→ WHAT NEEDS TO BE DONE: Which lines in the records below contain the word "worth"? Copy each one.

BEGIN RECORDS FOR THE EXERCISE

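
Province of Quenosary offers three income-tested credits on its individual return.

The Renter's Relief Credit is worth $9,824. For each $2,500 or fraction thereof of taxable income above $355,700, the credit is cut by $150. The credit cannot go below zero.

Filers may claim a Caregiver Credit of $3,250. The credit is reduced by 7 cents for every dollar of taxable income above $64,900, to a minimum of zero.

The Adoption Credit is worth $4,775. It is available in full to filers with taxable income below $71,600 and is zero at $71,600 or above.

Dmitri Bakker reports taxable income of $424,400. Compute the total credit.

Renter's Relief Credit: income exceeds $355,700 by $68,700, which is 28 full-or-partial $2,500 increments; reduction = 28 × $150 = $4,200, leaving $5,624.
Caregiver Credit: 7% of the $359,500 excess over $64,900 is $25,165 ≥ base, so the credit is $0.
Adoption Credit: $424,400 meets or exceeds the $71,600 cutoff, so the credit is $0.
Total: $5,624 + $0 + $0 = $5,624.

$5,624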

END RECORDS FOR THE EXERCISE

→ ANSWER SPACE:
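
The Renter's Relief Credit is worth $9,824. For each $2,500 or fraction thereof of taxable income above $355,700, the credit is cut by $150. The credit cannot go below zero.
The Adoption Credit is worth $4,775. It is available in full to filers with taxable income below $71,600 and is zero at $71,600 or above.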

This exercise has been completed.